• EXERCISE DETAILS: Search the entries for the word "displayed". Copy every line where it turns up.

• ENTRIES PROVIDED:
>>>
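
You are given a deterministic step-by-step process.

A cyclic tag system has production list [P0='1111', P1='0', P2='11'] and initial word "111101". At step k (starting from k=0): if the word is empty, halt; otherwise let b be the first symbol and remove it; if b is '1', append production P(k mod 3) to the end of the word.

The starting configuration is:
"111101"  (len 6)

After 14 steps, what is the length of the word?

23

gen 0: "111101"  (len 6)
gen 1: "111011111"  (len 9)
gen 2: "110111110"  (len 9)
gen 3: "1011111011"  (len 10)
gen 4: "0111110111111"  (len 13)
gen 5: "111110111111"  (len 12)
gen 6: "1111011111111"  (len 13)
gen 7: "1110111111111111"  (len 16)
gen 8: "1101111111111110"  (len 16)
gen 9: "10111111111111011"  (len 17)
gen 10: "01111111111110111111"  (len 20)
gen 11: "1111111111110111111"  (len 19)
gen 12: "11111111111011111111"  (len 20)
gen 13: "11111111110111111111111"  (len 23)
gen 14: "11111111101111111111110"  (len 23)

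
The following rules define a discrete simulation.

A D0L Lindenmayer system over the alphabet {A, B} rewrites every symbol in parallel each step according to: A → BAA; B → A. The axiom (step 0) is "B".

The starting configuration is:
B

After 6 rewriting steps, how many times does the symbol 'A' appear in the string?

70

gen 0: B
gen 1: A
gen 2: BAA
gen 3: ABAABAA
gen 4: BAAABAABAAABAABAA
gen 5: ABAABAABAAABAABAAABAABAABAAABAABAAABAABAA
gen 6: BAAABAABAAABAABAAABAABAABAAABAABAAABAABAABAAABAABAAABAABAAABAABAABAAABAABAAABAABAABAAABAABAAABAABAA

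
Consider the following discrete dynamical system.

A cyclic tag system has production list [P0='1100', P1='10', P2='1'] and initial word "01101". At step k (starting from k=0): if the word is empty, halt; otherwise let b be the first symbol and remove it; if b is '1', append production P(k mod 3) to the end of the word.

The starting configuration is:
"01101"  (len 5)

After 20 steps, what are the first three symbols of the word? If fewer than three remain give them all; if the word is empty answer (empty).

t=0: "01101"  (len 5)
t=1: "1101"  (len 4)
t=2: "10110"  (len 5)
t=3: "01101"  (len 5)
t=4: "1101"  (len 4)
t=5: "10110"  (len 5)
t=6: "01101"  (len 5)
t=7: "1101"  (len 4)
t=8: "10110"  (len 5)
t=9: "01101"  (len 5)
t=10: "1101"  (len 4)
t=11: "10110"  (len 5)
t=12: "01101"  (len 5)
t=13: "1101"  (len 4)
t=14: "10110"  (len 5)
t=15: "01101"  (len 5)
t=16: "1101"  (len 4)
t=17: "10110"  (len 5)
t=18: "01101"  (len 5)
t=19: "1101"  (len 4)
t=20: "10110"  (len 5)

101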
<<<
>>>
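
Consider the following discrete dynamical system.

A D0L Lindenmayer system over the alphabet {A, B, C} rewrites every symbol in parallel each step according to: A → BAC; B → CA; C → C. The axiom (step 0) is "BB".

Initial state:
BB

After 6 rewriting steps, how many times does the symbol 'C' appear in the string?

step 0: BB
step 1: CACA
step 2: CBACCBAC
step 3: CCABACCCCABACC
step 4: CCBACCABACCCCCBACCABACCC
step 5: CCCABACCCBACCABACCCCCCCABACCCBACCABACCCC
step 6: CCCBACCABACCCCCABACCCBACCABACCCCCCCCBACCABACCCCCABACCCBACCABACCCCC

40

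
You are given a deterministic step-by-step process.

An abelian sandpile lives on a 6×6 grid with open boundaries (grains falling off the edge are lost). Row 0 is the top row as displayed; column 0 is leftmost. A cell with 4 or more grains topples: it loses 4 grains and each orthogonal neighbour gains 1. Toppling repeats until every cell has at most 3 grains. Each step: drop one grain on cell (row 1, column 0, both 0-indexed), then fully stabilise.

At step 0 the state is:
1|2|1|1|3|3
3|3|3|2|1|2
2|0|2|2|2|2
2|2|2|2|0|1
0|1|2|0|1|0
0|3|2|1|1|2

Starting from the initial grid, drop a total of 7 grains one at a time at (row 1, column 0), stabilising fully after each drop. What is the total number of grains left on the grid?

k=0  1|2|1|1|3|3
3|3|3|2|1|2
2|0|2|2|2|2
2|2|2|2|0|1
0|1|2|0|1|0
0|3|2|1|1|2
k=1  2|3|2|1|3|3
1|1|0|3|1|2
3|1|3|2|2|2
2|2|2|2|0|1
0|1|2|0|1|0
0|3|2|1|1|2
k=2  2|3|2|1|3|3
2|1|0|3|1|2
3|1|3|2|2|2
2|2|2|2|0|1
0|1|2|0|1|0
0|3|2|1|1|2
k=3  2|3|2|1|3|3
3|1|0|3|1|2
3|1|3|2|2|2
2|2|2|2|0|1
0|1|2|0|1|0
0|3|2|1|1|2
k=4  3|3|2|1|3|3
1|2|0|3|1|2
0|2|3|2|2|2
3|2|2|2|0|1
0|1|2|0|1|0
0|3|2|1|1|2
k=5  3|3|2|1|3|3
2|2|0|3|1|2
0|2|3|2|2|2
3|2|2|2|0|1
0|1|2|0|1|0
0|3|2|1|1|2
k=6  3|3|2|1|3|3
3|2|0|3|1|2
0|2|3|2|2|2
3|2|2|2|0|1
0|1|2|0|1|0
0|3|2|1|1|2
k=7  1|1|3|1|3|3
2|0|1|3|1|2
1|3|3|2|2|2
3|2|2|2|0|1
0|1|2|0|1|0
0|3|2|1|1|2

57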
<<<
>>>
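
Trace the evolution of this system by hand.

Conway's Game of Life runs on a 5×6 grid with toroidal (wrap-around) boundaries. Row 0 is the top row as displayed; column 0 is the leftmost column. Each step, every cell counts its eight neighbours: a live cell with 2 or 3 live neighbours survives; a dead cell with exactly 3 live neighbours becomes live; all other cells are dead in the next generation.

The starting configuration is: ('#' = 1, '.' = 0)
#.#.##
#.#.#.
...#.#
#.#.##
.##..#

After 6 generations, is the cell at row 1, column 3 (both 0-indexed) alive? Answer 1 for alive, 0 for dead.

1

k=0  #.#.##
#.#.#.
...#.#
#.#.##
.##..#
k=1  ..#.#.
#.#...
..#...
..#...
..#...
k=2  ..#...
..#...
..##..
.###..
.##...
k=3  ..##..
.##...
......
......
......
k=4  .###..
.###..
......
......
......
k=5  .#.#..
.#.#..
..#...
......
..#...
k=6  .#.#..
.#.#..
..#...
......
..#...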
<<<
• SOLUTION:
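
An abelian sandpile lives on a 6×6 grid with open boundaries (grains falling off the edge are lost). Row 0 is the top row as displayed; column 0 is leftmost. A cell with 4 or more grains topples: it loses 4 grains and each orthogonal neighbour gains 1. Toppling repeats until every cell has at most 3 grains. Each step: drop one grain on cell (row 1, column 0, both 0-indexed), then fully stabilise.
Conway's Game of Life runs on a 5×6 grid with toroidal (wrap-around) boundaries. Row 0 is the top row as displayed; column 0 is the leftmost column. Each step, every cell counts its eight neighbours: a live cell with 2 or 3 live neighbours survives; a dead cell with exactly 3 live neighbours becomes live; all other cells are dead in the next generation.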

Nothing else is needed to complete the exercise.